Work instructions -> Retype the records below exactly. Leave nothing out.

===============

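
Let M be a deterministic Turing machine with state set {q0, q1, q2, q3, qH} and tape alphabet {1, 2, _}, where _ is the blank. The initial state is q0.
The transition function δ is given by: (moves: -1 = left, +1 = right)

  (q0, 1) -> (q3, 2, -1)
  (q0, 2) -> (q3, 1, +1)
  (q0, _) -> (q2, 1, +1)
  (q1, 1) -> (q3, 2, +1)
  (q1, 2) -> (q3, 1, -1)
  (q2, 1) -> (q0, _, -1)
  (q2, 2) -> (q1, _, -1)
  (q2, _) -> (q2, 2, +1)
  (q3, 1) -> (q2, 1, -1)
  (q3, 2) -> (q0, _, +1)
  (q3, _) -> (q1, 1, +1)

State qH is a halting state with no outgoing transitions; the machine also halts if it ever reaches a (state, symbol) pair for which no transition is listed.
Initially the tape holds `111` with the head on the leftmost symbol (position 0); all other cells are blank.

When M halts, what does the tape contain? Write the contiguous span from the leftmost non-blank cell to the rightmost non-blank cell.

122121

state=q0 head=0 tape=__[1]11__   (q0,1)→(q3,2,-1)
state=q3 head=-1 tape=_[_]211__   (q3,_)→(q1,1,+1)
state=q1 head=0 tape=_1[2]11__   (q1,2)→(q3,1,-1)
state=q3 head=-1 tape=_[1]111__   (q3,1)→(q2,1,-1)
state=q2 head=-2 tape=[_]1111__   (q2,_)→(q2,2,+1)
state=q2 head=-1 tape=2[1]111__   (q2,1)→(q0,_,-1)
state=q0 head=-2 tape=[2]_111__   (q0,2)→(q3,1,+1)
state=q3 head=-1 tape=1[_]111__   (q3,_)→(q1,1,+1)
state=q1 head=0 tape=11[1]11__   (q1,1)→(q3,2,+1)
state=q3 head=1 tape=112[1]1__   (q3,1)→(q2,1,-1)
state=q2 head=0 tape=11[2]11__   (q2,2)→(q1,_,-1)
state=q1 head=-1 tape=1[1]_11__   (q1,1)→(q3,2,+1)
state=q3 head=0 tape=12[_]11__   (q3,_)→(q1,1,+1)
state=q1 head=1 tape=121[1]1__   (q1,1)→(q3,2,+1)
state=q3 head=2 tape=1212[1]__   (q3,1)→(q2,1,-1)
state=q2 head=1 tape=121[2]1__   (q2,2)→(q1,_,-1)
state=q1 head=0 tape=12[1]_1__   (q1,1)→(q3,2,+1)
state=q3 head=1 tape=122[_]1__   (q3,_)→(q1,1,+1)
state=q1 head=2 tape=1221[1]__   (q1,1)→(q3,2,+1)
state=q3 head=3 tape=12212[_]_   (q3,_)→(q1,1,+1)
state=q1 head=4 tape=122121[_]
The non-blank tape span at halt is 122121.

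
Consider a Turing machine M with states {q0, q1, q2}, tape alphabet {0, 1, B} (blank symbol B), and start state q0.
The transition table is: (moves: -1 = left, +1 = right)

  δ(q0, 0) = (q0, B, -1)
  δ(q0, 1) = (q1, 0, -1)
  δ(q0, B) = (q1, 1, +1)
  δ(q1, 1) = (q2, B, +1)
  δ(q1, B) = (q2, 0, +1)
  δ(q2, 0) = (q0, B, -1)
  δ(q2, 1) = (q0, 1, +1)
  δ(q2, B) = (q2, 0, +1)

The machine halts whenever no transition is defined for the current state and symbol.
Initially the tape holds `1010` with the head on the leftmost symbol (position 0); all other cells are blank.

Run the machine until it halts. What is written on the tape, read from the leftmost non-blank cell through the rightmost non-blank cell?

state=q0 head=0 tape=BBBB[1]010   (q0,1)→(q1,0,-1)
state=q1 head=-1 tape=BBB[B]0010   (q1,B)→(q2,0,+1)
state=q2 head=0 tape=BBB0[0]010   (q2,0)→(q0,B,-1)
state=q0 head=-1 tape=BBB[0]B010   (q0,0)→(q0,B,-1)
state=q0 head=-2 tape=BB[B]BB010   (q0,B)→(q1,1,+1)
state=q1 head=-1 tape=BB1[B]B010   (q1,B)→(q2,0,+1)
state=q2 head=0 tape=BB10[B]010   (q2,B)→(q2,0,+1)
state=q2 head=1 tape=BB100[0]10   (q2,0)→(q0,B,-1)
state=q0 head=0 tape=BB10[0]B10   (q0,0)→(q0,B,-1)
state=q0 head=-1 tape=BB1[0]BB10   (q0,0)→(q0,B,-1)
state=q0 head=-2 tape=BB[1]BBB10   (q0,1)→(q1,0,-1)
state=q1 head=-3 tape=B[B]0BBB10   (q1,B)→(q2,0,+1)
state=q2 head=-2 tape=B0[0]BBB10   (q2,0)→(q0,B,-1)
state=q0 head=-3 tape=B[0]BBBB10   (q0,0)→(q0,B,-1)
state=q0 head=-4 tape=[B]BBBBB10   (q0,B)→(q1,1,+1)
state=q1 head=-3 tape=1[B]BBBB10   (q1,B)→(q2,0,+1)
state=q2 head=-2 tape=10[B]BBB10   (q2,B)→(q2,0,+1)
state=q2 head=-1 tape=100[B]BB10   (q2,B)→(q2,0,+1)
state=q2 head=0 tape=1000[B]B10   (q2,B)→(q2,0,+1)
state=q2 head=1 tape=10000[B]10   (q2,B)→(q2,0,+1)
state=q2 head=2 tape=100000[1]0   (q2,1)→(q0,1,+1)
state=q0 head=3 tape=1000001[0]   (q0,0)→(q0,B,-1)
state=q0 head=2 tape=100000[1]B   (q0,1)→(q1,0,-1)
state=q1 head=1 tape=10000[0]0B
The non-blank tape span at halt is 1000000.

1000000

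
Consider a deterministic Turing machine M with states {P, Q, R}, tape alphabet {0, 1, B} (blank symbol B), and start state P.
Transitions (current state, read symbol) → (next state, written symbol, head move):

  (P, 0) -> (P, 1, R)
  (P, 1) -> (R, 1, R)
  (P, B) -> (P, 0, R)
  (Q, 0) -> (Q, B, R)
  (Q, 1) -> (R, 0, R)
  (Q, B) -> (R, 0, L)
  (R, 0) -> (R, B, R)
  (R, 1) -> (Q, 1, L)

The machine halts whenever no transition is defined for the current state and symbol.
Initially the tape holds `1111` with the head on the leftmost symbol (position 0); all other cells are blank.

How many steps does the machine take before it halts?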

===============

Solution to this task ->
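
Let M be a deterministic Turing machine with state set {q0, q1, q2, q3, qH} and tape alphabet {1, 2, _}, where _ is the blank. The initial state is q0.
The transition function δ is given by: (moves: -1 = left, +1 = right)

  (q0, 1) -> (q3, 2, -1)
  (q0, 2) -> (q3, 1, +1)
  (q0, _) -> (q2, 1, +1)
  (q1, 1) -> (q3, 2, +1)
  (q1, 2) -> (q3, 1, -1)
  (q2, 1) -> (q0, _, -1)
  (q2, 2) -> (q1, _, -1)
  (q2, _) -> (q2, 2, +1)
  (q3, 1) -> (q2, 1, -1)
  (q3, 2) -> (q0, _, +1)
  (q3, _) -> (q1, 1, +1)

State qH is a halting state with no outgoing transitions; the machine also halts if it ever reaches a (state, symbol) pair for which no transition is listed.
Initially the tape holds `111` with the head on the leftmost symbol (position 0); all other cells are blank.

When M halts, what does the tape contain? Write the contiguous span from the leftmost non-blank cell to the rightmost non-blank cell.

122121

state=q0 head=0 tape=__[1]11__   (q0,1)→(q3,2,-1)
state=q3 head=-1 tape=_[_]211__   (q3,_)→(q1,1,+1)
state=q1 head=0 tape=_1[2]11__   (q1,2)→(q3,1,-1)
state=q3 head=-1 tape=_[1]111__   (q3,1)→(q2,1,-1)
state=q2 head=-2 tape=[_]1111__   (q2,_)→(q2,2,+1)
state=q2 head=-1 tape=2[1]111__   (q2,1)→(q0,_,-1)
state=q0 head=-2 tape=[2]_111__   (q0,2)→(q3,1,+1)
state=q3 head=-1 tape=1[_]111__   (q3,_)→(q1,1,+1)
state=q1 head=0 tape=11[1]11__   (q1,1)→(q3,2,+1)
state=q3 head=1 tape=112[1]1__   (q3,1)→(q2,1,-1)
state=q2 head=0 tape=11[2]11__   (q2,2)→(q1,_,-1)
state=q1 head=-1 tape=1[1]_11__   (q1,1)→(q3,2,+1)
state=q3 head=0 tape=12[_]11__   (q3,_)→(q1,1,+1)
state=q1 head=1 tape=121[1]1__   (q1,1)→(q3,2,+1)
state=q3 head=2 tape=1212[1]__   (q3,1)→(q2,1,-1)
state=q2 head=1 tape=121[2]1__   (q2,2)→(q1,_,-1)
state=q1 head=0 tape=12[1]_1__   (q1,1)→(q3,2,+1)
state=q3 head=1 tape=122[_]1__   (q3,_)→(q1,1,+1)
state=q1 head=2 tape=1221[1]__   (q1,1)→(q3,2,+1)
state=q3 head=3 tape=12212[_]_   (q3,_)→(q1,1,+1)
state=q1 head=4 tape=122121[_]
The non-blank tape span at halt is 122121.

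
Consider a Turing machine M with states {q0, q1, q2}, tape alphabet {0, 1, B} (blank symbol B), and start state q0.
The transition table is: (moves: -1 = left, +1 = right)

  δ(q0, 0) = (q0, B, -1)
  δ(q0, 1) = (q1, 0, -1)
  δ(q0, B) = (q1, 1, +1)
  δ(q1, 1) = (q2, B, +1)
  δ(q1, B) = (q2, 0, +1)
  δ(q2, 0) = (q0, B, -1)
  δ(q2, 1) = (q0, 1, +1)
  δ(q2, B) = (q2, 0, +1)

The machine halts whenever no transition is defined for the current state and symbol.
Initially the tape holds `1010` with the head on the leftmost symbol (position 0); all other cells are blank.

Run the machine until it halts. What is written on the tape, read from the leftmost non-blank cell through the rightmost non-blank cell?

state=q0 head=0 tape=BBBB[1]010   (q0,1)→(q1,0,-1)
state=q1 head=-1 tape=BBB[B]0010   (q1,B)→(q2,0,+1)
state=q2 head=0 tape=BBB0[0]010   (q2,0)→(q0,B,-1)
state=q0 head=-1 tape=BBB[0]B010   (q0,0)→(q0,B,-1)
state=q0 head=-2 tape=BB[B]BB010   (q0,B)→(q1,1,+1)
state=q1 head=-1 tape=BB1[B]B010   (q1,B)→(q2,0,+1)
state=q2 head=0 tape=BB10[B]010   (q2,B)→(q2,0,+1)
state=q2 head=1 tape=BB100[0]10   (q2,0)→(q0,B,-1)
state=q0 head=0 tape=BB10[0]B10   (q0,0)→(q0,B,-1)
state=q0 head=-1 tape=BB1[0]BB10   (q0,0)→(q0,B,-1)
state=q0 head=-2 tape=BB[1]BBB10   (q0,1)→(q1,0,-1)
state=q1 head=-3 tape=B[B]0BBB10   (q1,B)→(q2,0,+1)
state=q2 head=-2 tape=B0[0]BBB10   (q2,0)→(q0,B,-1)
state=q0 head=-3 tape=B[0]BBBB10   (q0,0)→(q0,B,-1)
state=q0 head=-4 tape=[B]BBBBB10   (q0,B)→(q1,1,+1)
state=q1 head=-3 tape=1[B]BBBB10   (q1,B)→(q2,0,+1)
state=q2 head=-2 tape=10[B]BBB10   (q2,B)→(q2,0,+1)
state=q2 head=-1 tape=100[B]BB10   (q2,B)→(q2,0,+1)
state=q2 head=0 tape=1000[B]B10   (q2,B)→(q2,0,+1)
state=q2 head=1 tape=10000[B]10   (q2,B)→(q2,0,+1)
state=q2 head=2 tape=100000[1]0   (q2,1)→(q0,1,+1)
state=q0 head=3 tape=1000001[0]   (q0,0)→(q0,B,-1)
state=q0 head=2 tape=100000[1]B   (q0,1)→(q1,0,-1)
state=q1 head=1 tape=10000[0]0B
The non-blank tape span at halt is 1000000.

1000000

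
Consider a deterministic Turing machine M with states {P, Q, R}, tape alphabet {0, 1, B} (blank symbol B), and start state P.
Transitions (current state, read symbol) → (next state, written symbol, head move):

  (P, 0) -> (P, 1, R)
  (P, 1) -> (R, 1, R)
  (P, B) -> (P, 0, R)
  (Q, 0) -> (Q, B, R)
  (Q, 1) -> (R, 0, R)
  (Q, B) -> (R, 0, L)
  (R, 0) -> (R, B, R)
  (R, 1) -> (Q, 1, L)

The machine halts whenever no transition is defined for the current state and symbol.
Initially the tape holds `1111` with the head on the leftmost symbol (position 0); all other cells are blank.

How many steps does the machine take before it halts?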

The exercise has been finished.